■ Exercise brief
Using the entries below, say how many of the lines carry "Each". Write the number alone.
○ ○ ○ ○
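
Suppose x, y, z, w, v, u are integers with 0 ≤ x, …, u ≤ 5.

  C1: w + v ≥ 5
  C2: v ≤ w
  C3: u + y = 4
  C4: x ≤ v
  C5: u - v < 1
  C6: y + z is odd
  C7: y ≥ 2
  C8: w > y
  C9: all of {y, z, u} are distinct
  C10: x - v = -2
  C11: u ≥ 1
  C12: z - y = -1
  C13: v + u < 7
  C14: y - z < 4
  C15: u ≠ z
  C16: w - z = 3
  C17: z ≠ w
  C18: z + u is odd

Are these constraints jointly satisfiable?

Try x = 1, y = 3, z = 2, w = 5, v = 3, u = 1.
Check constraint 1: w + v = 8; constraint 3: u + y = 4; constraint 5: u - v = -2. The remaining constraints are straightforward to verify.

Satisfiable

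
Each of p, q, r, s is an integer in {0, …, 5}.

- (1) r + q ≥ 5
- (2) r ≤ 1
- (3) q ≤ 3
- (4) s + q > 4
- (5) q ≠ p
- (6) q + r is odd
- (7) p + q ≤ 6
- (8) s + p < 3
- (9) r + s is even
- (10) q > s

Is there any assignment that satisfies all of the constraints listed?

Unsatisfiable

From constraint 2: r ≤ 1. From constraint 3: q ≤ 3. Hence r + q ≤ 4. But constraint 1 requires r + q ≥ 5, and 5 > 4. Contradiction.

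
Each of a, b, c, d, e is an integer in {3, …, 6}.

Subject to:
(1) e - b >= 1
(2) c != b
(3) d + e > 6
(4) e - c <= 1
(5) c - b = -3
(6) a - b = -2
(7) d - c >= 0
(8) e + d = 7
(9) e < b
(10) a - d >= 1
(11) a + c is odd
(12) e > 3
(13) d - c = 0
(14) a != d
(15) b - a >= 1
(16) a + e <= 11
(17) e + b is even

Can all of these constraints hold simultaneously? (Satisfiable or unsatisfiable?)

Unsatisfiable

Constraints 1, 4, 7, 10, and 15 give d − c ≥ 0, c − e ≥ -1, e − b ≥ 1, b − a ≥ 1, a − d ≥ 1.
Adding all 5 inequalities: the left sides telescope to 0, and the right sides sum to 0 + (-1) + 1 + 1 + 1 = 2. So 0 ≥ 2, which is false.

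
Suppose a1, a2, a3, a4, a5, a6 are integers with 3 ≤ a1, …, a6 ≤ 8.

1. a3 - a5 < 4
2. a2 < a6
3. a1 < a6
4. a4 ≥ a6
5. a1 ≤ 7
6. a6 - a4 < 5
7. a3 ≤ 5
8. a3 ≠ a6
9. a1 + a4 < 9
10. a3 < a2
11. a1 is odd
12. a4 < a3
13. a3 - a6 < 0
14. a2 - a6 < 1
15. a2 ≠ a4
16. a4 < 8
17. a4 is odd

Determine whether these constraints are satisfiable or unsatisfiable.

Unsatisfiable

Constraints 2, 4, 10, and 12 give a3 < a2, a2 < a6, a6 ≤ a4, a4 < a3. Chaining: a3 < a2 < a6 ≤ a4 < a3, which forces a3 < a3 — impossible.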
○ ○ ○ ○
■ Your solution
2